**TASK INPUTS**.

□ □ □

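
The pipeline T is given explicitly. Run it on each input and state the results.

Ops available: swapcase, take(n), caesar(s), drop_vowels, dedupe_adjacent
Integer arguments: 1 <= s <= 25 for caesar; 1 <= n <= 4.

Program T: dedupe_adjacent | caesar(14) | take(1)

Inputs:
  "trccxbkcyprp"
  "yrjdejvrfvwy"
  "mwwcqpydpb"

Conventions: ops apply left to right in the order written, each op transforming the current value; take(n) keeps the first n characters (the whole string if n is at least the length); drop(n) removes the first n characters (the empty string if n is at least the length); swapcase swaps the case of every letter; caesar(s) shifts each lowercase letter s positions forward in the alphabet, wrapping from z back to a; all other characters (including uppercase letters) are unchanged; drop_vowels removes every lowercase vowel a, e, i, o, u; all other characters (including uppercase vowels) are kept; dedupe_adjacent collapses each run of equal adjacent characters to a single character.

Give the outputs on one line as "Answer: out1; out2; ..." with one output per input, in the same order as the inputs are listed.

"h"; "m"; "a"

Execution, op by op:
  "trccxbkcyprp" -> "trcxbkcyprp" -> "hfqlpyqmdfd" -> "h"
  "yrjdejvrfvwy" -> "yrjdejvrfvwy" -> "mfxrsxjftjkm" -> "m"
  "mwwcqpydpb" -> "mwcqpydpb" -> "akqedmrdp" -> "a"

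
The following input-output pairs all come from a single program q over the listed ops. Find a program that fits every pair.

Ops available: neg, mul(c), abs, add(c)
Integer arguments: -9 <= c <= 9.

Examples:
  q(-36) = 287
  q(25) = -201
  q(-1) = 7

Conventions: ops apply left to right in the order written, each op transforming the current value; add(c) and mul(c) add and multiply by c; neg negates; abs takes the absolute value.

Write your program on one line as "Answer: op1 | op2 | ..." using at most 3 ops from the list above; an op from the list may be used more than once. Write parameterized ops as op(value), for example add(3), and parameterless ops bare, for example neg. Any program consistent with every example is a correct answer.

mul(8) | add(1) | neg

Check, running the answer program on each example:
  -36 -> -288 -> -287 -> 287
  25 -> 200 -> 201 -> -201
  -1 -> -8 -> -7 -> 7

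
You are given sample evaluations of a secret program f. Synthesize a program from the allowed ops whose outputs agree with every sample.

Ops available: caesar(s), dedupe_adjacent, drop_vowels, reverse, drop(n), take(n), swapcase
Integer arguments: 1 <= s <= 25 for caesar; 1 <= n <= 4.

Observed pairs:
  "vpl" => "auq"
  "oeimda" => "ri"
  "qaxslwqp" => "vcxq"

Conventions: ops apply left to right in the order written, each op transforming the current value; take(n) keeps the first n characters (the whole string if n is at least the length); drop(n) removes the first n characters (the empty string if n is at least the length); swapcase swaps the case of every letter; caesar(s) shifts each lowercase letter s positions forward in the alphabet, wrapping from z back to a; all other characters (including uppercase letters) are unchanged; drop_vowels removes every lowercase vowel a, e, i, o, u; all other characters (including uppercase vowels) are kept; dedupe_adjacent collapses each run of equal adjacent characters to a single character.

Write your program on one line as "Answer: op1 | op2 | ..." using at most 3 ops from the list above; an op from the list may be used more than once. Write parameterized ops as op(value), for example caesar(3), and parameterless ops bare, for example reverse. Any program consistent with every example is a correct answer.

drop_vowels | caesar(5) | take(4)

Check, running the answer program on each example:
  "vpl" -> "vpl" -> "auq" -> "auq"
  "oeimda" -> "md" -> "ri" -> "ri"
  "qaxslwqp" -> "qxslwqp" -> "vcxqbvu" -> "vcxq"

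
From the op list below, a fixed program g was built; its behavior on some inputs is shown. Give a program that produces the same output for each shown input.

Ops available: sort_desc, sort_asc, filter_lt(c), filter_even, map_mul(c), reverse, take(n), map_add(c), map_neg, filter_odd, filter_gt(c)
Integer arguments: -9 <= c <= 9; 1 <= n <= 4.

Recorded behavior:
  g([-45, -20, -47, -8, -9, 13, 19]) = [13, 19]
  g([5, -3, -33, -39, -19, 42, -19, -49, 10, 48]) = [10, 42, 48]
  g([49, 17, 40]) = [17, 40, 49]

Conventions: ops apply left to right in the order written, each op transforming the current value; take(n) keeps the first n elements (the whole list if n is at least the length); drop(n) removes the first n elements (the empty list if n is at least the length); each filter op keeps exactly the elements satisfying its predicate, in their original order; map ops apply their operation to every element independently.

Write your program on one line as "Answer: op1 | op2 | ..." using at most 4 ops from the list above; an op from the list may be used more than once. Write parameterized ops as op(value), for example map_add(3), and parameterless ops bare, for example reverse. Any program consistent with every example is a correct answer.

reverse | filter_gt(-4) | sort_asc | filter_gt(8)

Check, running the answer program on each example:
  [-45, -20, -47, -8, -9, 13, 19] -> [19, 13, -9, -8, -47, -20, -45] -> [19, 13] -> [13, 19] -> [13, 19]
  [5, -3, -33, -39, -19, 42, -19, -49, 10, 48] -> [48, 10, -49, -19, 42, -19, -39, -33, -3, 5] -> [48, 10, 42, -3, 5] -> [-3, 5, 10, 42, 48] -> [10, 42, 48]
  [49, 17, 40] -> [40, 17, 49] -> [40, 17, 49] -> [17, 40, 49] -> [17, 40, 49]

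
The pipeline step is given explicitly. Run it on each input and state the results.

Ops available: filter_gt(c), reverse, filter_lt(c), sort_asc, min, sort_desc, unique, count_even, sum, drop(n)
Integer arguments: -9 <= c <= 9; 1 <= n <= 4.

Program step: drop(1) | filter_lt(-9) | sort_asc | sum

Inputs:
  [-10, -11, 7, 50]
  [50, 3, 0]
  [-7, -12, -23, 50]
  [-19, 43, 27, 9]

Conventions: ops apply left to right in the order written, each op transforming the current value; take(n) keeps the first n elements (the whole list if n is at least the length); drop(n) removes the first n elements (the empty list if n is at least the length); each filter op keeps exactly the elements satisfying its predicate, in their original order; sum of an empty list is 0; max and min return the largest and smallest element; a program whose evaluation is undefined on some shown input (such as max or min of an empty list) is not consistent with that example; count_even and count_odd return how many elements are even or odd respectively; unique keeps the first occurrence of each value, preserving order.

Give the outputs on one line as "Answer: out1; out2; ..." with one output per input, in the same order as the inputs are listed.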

□ □ □

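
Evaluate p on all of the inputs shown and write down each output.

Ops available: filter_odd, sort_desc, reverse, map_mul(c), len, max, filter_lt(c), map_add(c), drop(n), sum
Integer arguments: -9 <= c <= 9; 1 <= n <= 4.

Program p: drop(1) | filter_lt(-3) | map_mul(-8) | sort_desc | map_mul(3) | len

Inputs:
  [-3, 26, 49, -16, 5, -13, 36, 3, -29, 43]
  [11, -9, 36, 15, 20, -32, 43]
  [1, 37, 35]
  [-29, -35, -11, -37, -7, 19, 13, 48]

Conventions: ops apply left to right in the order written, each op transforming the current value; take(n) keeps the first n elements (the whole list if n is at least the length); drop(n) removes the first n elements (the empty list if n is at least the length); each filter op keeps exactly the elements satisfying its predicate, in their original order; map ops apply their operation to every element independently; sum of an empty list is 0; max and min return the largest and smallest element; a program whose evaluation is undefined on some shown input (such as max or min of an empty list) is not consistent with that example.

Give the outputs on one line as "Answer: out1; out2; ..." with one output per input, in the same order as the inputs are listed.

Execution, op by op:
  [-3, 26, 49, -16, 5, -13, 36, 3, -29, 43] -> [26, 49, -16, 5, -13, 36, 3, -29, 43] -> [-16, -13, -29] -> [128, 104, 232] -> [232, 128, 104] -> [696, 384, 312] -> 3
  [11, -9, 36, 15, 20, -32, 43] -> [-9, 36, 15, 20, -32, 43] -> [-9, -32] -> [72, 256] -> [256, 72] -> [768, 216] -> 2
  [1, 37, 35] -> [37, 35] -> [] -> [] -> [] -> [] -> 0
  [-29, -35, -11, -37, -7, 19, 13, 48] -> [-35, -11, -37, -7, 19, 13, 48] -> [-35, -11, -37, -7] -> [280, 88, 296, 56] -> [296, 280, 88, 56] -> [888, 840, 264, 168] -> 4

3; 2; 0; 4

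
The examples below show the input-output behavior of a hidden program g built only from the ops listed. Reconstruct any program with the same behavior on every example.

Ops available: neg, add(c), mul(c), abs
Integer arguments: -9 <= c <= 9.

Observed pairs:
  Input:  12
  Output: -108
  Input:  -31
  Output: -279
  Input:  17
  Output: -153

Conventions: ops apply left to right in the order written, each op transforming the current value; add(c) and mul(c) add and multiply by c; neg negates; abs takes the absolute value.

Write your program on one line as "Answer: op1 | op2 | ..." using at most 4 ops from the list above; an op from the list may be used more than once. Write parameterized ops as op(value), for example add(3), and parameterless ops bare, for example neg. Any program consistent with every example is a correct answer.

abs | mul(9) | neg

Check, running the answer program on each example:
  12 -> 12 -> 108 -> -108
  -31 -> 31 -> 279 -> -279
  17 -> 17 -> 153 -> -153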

□ □ □

**PROBLEM TO SOLVE**.
Lines in the records that hold the word "explicitly" are to be counted; give only the total.

**RESULT FOR THIS TASK**.
2